## Exercise requirements
Print the data exactly as it is given, please.

## Stored items

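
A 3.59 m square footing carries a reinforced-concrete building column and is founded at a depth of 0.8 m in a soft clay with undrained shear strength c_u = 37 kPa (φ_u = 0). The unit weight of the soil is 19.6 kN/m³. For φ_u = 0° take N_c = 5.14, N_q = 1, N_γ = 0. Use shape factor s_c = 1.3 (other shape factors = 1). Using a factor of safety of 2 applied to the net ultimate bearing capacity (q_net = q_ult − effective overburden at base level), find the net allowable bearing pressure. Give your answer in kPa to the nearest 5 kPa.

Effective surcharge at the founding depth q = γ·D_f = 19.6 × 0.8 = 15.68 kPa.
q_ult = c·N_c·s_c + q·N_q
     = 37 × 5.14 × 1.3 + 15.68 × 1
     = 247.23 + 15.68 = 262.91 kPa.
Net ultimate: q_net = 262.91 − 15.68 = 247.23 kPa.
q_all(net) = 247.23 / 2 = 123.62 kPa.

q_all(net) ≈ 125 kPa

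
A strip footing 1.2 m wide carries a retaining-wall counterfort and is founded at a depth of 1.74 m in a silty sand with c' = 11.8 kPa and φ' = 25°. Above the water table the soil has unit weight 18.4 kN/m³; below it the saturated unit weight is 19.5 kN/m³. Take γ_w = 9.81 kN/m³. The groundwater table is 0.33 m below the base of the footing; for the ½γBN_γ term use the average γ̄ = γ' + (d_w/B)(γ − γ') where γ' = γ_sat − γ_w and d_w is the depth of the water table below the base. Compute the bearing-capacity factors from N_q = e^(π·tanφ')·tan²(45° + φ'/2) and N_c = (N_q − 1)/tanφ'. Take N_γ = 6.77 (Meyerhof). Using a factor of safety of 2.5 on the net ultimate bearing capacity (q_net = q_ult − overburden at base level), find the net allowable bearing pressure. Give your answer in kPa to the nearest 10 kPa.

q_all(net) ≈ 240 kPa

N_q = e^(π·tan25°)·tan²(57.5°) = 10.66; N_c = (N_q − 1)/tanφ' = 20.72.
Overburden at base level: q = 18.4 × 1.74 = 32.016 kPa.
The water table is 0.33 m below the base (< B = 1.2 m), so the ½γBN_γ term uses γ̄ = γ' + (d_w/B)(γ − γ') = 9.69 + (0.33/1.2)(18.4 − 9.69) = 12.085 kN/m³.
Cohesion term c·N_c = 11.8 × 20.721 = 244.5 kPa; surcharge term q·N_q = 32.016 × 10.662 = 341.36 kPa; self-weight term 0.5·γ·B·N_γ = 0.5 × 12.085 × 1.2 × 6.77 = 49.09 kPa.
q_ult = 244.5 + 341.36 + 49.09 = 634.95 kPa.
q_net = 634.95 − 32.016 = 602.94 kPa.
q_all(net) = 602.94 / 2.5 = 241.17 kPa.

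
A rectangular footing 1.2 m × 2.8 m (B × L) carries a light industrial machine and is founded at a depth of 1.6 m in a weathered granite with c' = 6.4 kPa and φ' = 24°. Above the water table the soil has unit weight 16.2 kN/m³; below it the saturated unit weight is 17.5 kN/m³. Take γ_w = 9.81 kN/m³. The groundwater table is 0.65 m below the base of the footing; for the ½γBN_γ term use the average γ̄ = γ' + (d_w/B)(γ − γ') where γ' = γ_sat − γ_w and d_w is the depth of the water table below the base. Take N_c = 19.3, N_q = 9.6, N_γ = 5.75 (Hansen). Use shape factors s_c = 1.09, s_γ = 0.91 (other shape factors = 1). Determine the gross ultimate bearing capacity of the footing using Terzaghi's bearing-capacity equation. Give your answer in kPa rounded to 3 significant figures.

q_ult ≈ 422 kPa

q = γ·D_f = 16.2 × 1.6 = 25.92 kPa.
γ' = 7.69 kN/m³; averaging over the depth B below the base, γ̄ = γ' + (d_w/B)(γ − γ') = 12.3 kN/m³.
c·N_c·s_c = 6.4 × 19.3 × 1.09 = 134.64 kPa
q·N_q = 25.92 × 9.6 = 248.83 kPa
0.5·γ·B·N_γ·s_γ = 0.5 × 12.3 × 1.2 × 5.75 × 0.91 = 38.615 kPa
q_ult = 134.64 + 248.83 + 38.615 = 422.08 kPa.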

## Written solution
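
A 3.59 m square footing carries a reinforced-concrete building column and is founded at a depth of 0.8 m in a soft clay with undrained shear strength c_u = 37 kPa (φ_u = 0). The unit weight of the soil is 19.6 kN/m³. For φ_u = 0° take N_c = 5.14, N_q = 1, N_γ = 0. Use shape factor s_c = 1.3 (other shape factors = 1). Using a factor of safety of 2 applied to the net ultimate bearing capacity (q_net = q_ult − effective overburden at base level), find the net allowable bearing pressure. Give your answer in kPa to the nearest 5 kPa.

Effective surcharge at the founding depth q = γ·D_f = 19.6 × 0.8 = 15.68 kPa.
q_ult = c·N_c·s_c + q·N_q
     = 37 × 5.14 × 1.3 + 15.68 × 1
     = 247.23 + 15.68 = 262.91 kPa.
Net ultimate: q_net = 262.91 − 15.68 = 247.23 kPa.
q_all(net) = 247.23 / 2 = 123.62 kPa.

q_all(net) ≈ 125 kPa

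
A strip footing 1.2 m wide carries a retaining-wall counterfort and is founded at a depth of 1.74 m in a silty sand with c' = 11.8 kPa and φ' = 25°. Above the water table the soil has unit weight 18.4 kN/m³; below it the saturated unit weight is 19.5 kN/m³. Take γ_w = 9.81 kN/m³. The groundwater table is 0.33 m below the base of the footing; for the ½γBN_γ term use the average γ̄ = γ' + (d_w/B)(γ − γ') where γ' = γ_sat − γ_w and d_w is the depth of the water table below the base. Compute the bearing-capacity factors from N_q = e^(π·tanφ')·tan²(45° + φ'/2) and N_c = (N_q − 1)/tanφ'. Take N_γ = 6.77 (Meyerhof). Using a factor of safety of 2.5 on the net ultimate bearing capacity (q_net = q_ult − overburden at base level), find the net allowable bearing pressure. Give your answer in kPa to the nearest 10 kPa.

q_all(net) ≈ 240 kPa

N_q = e^(π·tan25°)·tan²(57.5°) = 10.66; N_c = (N_q − 1)/tanφ' = 20.72.
Overburden at base level: q = 18.4 × 1.74 = 32.016 kPa.
The water table is 0.33 m below the base (< B = 1.2 m), so the ½γBN_γ term uses γ̄ = γ' + (d_w/B)(γ − γ') = 9.69 + (0.33/1.2)(18.4 − 9.69) = 12.085 kN/m³.
Cohesion term c·N_c = 11.8 × 20.721 = 244.5 kPa; surcharge term q·N_q = 32.016 × 10.662 = 341.36 kPa; self-weight term 0.5·γ·B·N_γ = 0.5 × 12.085 × 1.2 × 6.77 = 49.09 kPa.
q_ult = 244.5 + 341.36 + 49.09 = 634.95 kPa.
q_net = 634.95 − 32.016 = 602.94 kPa.
q_all(net) = 602.94 / 2.5 = 241.17 kPa.

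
A rectangular footing 1.2 m × 2.8 m (B × L) carries a light industrial machine and is founded at a depth of 1.6 m in a weathered granite with c' = 6.4 kPa and φ' = 24°. Above the water table the soil has unit weight 16.2 kN/m³; below it the saturated unit weight is 17.5 kN/m³. Take γ_w = 9.81 kN/m³. The groundwater table is 0.65 m below the base of the footing; for the ½γBN_γ term use the average γ̄ = γ' + (d_w/B)(γ − γ') where γ' = γ_sat − γ_w and d_w is the depth of the water table below the base. Take N_c = 19.3, N_q = 9.6, N_γ = 5.75 (Hansen). Use shape factors s_c = 1.09, s_γ = 0.91 (other shape factors = 1). Determine the gross ultimate bearing capacity of the footing using Terzaghi's bearing-capacity equation. Give your answer in kPa rounded to 3 significant figures.

q_ult ≈ 422 kPa

q = γ·D_f = 16.2 × 1.6 = 25.92 kPa.
γ' = 7.69 kN/m³; averaging over the depth B below the base, γ̄ = γ' + (d_w/B)(γ − γ') = 12.3 kN/m³.
c·N_c·s_c = 6.4 × 19.3 × 1.09 = 134.64 kPa
q·N_q = 25.92 × 9.6 = 248.83 kPa
0.5·γ·B·N_γ·s_γ = 0.5 × 12.3 × 1.2 × 5.75 × 0.91 = 38.615 kPa
q_ult = 134.64 + 248.83 + 38.615 = 422.08 kPa.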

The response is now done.